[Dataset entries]
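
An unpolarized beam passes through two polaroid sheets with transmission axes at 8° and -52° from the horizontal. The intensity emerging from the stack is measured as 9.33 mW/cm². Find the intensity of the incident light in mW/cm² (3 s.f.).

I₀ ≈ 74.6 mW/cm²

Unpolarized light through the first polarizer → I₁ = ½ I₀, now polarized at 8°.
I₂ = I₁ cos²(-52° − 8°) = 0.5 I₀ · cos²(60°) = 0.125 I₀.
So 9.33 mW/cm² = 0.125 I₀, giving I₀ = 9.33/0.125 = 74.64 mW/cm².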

■ Exercise objective ■
Every entry needs to be copied again, word for word.

■ Answer below ■
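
An unpolarized beam passes through two polaroid sheets with transmission axes at 8° and -52° from the horizontal. The intensity emerging from the stack is measured as 9.33 mW/cm². Find the intensity of the incident light in mW/cm² (3 s.f.).

I₀ ≈ 74.6 mW/cm²

Unpolarized light through the first polarizer → I₁ = ½ I₀, now polarized at 8°.
I₂ = I₁ cos²(-52° − 8°) = 0.5 I₀ · cos²(60°) = 0.125 I₀.
So 9.33 mW/cm² = 0.125 I₀, giving I₀ = 9.33/0.125 = 74.64 mW/cm².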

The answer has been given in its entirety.